■ **Exercise brief**
Since only the total is wanted, give the number of lines in the listing below that hold the string "sqrt" and add nothing.

■ **Record set**
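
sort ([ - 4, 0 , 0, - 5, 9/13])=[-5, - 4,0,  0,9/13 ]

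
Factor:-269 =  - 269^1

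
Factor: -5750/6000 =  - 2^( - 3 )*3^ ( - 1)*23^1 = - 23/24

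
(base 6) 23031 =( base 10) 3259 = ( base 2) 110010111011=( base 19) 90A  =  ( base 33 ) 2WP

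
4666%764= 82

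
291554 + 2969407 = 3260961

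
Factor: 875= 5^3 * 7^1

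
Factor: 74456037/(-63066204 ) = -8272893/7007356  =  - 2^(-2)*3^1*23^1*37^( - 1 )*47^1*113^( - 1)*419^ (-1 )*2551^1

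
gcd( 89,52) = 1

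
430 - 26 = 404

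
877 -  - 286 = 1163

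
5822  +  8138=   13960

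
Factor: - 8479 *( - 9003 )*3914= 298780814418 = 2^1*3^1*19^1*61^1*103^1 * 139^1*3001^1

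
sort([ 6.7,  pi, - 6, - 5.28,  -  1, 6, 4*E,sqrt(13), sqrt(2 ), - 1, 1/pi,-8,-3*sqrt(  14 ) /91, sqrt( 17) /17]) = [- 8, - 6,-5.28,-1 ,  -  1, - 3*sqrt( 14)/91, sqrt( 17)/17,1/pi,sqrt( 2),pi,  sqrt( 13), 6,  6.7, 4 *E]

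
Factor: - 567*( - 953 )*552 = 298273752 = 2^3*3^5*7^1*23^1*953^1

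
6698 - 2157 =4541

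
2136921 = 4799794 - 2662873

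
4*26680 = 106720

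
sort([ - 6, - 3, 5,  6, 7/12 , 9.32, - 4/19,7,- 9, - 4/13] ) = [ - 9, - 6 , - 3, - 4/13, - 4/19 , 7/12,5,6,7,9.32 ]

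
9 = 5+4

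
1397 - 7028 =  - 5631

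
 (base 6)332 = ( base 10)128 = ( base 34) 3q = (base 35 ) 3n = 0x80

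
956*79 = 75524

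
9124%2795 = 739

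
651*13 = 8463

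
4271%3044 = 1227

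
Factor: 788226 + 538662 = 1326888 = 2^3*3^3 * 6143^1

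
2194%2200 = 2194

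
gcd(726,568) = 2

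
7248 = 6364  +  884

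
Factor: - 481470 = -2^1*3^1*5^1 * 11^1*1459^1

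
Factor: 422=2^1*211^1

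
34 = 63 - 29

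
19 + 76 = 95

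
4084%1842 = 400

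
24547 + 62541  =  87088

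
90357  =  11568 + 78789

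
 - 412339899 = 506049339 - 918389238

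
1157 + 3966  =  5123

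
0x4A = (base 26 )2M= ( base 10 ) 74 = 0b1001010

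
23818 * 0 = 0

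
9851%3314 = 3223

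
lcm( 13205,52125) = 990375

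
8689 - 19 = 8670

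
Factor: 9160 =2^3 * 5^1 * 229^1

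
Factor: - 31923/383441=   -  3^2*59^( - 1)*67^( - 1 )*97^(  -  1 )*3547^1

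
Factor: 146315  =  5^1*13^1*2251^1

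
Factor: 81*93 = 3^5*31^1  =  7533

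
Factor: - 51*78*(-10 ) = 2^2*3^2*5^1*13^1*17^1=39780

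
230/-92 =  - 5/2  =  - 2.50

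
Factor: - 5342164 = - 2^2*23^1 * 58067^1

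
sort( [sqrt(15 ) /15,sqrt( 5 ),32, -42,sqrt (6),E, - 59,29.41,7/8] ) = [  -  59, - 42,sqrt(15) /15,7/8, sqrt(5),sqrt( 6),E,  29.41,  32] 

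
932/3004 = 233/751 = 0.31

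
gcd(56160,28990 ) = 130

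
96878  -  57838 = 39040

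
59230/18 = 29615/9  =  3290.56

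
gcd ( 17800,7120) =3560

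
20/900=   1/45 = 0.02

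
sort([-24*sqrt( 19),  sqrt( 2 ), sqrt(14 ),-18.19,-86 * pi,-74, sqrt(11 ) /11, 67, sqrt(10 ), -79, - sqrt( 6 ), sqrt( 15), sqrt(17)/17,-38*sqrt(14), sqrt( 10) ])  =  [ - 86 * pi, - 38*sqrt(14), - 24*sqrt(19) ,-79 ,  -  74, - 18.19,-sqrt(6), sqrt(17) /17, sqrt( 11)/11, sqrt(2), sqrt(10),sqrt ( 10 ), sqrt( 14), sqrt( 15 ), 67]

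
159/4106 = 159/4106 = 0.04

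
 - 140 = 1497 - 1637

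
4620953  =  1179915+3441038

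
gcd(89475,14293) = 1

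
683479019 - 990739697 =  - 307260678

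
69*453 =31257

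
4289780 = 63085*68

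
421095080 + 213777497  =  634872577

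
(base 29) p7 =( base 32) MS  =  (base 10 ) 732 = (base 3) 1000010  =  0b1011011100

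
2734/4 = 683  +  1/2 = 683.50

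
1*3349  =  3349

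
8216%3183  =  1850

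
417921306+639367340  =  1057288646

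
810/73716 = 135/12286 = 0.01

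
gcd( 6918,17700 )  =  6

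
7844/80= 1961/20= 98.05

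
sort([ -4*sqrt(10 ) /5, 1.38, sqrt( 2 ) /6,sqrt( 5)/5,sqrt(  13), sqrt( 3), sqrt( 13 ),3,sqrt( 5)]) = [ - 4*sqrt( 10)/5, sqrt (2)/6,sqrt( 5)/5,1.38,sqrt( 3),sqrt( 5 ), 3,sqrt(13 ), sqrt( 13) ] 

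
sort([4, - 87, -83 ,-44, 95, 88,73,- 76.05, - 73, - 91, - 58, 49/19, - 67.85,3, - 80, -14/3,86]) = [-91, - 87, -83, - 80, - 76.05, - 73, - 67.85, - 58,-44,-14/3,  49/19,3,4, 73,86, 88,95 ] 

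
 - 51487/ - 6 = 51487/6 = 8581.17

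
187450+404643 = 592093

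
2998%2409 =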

■ **The completed task**
4